### AVAILABLE RECORDS

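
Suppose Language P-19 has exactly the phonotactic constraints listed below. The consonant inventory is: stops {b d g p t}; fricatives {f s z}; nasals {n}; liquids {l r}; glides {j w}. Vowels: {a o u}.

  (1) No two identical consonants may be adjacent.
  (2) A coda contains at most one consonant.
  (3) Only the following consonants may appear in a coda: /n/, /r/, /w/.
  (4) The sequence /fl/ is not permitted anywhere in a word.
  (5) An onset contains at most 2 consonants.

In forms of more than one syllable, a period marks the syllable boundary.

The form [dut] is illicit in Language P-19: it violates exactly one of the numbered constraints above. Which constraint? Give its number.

3

[dut]: syllable 1 coda contains /t/, which is not a licensed coda consonant.
This is a violation of constraint 3: "Only the following consonants may appear in a coda: /n/, /r/, /w/."
The remaining constraints (1, 2, 4, 5) are satisfied.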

### WORK INSTRUCTION
The output should consist only of the lines from the one with "(4) The sequence" through the final line of the records above, exactly.

### YOUR SOLUTION
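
  (4) The sequence /fl/ is not permitted anywhere in a word.
  (5) An onset contains at most 2 consonants.

In forms of more than one syllable, a period marks the syllable boundary.

The form [dut] is illicit in Language P-19: it violates exactly one of the numbered constraints above. Which constraint? Give its number.

3

[dut]: syllable 1 coda contains /t/, which is not a licensed coda consonant.
This is a violation of constraint 3: "Only the following consonants may appear in a coda: /n/, /r/, /w/."
The remaining constraints (1, 2, 4, 5) are satisfied.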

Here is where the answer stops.